- Opening Delimiter -
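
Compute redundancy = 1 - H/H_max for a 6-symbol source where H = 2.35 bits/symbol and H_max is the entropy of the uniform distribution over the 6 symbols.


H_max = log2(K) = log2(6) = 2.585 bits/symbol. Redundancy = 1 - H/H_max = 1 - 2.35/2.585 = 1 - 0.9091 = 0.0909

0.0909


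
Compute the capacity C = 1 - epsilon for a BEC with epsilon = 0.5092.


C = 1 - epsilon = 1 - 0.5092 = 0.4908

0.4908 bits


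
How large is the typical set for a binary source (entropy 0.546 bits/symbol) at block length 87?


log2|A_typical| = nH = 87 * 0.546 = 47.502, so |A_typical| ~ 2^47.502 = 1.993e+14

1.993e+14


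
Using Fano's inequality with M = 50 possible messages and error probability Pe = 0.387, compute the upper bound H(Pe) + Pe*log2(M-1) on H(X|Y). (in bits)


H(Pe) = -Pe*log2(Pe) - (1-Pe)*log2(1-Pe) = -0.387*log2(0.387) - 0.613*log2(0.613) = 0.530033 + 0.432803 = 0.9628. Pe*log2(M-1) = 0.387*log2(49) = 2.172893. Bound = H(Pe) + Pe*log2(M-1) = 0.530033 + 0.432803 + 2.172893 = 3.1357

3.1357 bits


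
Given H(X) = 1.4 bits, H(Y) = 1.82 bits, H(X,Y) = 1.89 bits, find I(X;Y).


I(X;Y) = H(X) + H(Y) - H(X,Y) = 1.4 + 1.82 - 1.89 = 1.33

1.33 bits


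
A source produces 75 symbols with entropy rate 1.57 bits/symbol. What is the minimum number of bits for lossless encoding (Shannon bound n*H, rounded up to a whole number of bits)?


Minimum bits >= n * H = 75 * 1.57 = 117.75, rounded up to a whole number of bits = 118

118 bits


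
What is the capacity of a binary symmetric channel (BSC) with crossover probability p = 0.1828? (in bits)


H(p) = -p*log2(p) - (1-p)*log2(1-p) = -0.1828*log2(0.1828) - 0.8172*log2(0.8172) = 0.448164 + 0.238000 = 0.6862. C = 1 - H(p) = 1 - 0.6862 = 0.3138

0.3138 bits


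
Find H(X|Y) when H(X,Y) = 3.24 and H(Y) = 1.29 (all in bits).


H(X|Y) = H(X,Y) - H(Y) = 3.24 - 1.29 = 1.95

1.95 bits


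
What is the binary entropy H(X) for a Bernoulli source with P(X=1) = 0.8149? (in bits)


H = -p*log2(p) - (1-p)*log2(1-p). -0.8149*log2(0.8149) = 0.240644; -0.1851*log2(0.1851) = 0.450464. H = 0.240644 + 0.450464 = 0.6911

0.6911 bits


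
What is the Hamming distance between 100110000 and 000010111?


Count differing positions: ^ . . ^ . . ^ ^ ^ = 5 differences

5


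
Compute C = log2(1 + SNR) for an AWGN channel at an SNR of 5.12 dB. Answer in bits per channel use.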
- Closing Delimiter -
- Opening Delimiter -
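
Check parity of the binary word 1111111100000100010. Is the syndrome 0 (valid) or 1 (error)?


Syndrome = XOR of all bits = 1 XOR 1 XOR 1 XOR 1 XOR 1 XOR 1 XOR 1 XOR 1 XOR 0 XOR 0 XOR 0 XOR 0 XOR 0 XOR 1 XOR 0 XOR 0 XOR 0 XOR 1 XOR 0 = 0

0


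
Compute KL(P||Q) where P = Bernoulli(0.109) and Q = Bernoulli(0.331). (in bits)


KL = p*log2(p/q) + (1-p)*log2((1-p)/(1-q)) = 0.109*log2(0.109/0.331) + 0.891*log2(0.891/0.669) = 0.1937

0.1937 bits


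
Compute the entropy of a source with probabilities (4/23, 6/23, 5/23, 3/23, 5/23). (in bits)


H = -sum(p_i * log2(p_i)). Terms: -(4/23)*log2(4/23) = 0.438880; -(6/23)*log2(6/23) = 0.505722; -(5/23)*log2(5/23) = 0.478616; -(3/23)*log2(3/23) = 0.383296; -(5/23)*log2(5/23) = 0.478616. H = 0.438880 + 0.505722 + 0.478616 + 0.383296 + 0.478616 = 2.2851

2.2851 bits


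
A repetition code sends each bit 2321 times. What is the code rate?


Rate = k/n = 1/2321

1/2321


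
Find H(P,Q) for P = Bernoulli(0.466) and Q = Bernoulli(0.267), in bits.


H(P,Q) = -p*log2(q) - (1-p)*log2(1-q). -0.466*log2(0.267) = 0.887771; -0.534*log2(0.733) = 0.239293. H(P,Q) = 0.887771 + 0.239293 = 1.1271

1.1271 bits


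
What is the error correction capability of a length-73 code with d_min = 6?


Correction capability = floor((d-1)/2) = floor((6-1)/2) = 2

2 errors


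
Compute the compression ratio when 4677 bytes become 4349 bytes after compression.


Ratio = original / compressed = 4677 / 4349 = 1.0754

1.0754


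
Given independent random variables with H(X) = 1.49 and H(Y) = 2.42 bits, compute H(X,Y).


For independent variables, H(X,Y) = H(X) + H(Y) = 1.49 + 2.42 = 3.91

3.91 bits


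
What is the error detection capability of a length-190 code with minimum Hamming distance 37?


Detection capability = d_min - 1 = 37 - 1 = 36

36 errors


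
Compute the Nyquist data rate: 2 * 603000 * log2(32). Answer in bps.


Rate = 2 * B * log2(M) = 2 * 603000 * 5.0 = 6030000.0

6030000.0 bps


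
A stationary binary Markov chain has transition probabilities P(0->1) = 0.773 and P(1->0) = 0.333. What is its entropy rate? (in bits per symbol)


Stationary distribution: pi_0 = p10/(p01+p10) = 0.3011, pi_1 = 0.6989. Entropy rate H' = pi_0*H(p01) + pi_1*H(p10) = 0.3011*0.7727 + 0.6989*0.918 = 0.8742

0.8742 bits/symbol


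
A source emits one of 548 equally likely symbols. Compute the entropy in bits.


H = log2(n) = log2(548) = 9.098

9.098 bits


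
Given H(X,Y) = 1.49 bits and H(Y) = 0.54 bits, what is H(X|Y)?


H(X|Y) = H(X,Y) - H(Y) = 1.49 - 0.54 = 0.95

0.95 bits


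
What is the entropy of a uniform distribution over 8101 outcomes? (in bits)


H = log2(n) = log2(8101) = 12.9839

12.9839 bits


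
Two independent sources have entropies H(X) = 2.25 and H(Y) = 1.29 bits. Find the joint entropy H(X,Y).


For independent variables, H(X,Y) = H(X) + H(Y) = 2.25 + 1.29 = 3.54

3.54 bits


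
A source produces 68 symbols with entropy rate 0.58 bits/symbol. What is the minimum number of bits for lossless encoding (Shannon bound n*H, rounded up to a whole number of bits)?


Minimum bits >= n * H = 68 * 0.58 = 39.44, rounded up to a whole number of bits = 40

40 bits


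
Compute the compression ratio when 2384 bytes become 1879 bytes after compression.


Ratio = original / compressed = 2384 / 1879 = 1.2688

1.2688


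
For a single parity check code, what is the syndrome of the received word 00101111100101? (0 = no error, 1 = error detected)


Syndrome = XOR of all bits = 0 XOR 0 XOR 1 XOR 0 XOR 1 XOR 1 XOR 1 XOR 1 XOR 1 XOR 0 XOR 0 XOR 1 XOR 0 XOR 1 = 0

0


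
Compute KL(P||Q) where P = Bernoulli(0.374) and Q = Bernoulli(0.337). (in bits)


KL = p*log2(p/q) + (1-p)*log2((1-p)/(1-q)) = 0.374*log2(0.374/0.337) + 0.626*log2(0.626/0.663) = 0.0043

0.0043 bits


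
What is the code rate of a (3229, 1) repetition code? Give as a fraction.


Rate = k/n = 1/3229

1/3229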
- Closing Delimiter -
- Opening Delimiter -
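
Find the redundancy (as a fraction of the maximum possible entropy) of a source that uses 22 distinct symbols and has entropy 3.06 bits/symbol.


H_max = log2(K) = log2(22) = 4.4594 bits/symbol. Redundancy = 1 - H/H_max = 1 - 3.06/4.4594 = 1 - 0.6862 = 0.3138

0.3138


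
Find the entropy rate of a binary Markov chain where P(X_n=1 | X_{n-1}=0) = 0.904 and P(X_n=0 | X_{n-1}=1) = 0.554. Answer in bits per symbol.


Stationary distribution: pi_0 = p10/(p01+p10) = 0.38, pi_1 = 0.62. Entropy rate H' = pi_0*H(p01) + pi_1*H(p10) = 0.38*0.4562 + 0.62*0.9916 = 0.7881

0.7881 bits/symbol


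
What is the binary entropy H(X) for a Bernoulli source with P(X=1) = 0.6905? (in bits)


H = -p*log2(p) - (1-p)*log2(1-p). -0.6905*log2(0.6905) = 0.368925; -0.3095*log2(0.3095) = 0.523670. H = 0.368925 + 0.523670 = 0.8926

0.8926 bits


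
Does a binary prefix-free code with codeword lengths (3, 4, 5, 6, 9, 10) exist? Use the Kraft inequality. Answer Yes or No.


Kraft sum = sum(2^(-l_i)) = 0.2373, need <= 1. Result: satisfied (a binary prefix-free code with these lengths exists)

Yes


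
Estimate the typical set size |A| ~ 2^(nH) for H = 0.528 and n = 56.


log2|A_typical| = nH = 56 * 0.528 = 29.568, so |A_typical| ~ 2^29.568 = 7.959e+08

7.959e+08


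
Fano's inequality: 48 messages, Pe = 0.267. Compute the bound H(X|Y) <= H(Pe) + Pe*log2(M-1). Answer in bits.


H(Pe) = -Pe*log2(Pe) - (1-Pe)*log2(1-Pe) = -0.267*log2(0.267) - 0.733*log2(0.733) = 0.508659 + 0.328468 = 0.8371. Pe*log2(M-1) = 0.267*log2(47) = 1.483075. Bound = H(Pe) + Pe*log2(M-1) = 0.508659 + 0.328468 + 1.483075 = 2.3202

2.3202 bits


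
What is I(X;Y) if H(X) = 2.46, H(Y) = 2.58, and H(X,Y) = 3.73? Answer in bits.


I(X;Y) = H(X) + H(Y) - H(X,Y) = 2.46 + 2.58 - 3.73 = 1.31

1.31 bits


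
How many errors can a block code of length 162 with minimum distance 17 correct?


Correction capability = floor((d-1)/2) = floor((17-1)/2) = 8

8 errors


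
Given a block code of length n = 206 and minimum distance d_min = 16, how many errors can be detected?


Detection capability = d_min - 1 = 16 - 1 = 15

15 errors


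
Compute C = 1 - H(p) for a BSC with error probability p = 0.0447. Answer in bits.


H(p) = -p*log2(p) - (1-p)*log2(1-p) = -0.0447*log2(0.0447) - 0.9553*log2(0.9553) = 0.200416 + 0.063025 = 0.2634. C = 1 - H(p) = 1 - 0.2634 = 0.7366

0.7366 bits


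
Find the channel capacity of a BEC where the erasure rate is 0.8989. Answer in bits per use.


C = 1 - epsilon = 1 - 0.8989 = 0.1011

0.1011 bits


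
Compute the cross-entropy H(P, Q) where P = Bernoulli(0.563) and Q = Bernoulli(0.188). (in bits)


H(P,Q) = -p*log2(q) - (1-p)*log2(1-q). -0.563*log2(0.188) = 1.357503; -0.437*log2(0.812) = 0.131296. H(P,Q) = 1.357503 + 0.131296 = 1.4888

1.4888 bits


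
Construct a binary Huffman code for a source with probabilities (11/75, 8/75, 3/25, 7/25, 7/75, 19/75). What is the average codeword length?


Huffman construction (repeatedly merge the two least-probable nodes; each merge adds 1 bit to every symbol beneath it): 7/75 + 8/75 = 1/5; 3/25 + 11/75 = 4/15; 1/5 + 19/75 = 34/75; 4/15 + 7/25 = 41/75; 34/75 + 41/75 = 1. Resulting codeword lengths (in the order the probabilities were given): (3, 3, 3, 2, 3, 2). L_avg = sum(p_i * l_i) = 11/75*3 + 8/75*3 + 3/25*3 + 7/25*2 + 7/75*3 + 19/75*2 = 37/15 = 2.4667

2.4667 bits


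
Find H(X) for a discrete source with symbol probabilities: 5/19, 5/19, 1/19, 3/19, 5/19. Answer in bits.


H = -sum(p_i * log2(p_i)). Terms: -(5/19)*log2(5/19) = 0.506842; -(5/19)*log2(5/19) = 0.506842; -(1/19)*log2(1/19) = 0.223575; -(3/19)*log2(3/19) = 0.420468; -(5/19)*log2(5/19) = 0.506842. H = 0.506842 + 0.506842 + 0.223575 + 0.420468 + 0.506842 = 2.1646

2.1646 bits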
- Closing Delimiter -
Exercise details: Going down the listing above, begin printing at the line with "Given H(X) = 1.4" and finish with the line with "Compute C = log2(1", exactly as they appear.

Task solution:
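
Given H(X) = 1.4 bits, H(Y) = 1.82 bits, H(X,Y) = 1.89 bits, find I(X;Y).


I(X;Y) = H(X) + H(Y) - H(X,Y) = 1.4 + 1.82 - 1.89 = 1.33

1.33 bits


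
A source produces 75 symbols with entropy rate 1.57 bits/symbol. What is the minimum number of bits for lossless encoding (Shannon bound n*H, rounded up to a whole number of bits)?


Minimum bits >= n * H = 75 * 1.57 = 117.75, rounded up to a whole number of bits = 118

118 bits


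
What is the capacity of a binary symmetric channel (BSC) with crossover probability p = 0.1828? (in bits)


H(p) = -p*log2(p) - (1-p)*log2(1-p) = -0.1828*log2(0.1828) - 0.8172*log2(0.8172) = 0.448164 + 0.238000 = 0.6862. C = 1 - H(p) = 1 - 0.6862 = 0.3138

0.3138 bits


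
Find H(X|Y) when H(X,Y) = 3.24 and H(Y) = 1.29 (all in bits).


H(X|Y) = H(X,Y) - H(Y) = 3.24 - 1.29 = 1.95

1.95 bits


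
What is the binary entropy H(X) for a Bernoulli source with P(X=1) = 0.8149? (in bits)


H = -p*log2(p) - (1-p)*log2(1-p). -0.8149*log2(0.8149) = 0.240644; -0.1851*log2(0.1851) = 0.450464. H = 0.240644 + 0.450464 = 0.6911

0.6911 bits


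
What is the Hamming distance between 100110000 and 000010111?


Count differing positions: ^ . . ^ . . ^ ^ ^ = 5 differences

5


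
Compute C = log2(1 + SNR) for an AWGN channel at an SNR of 5.12 dB. Answer in bits per channel use.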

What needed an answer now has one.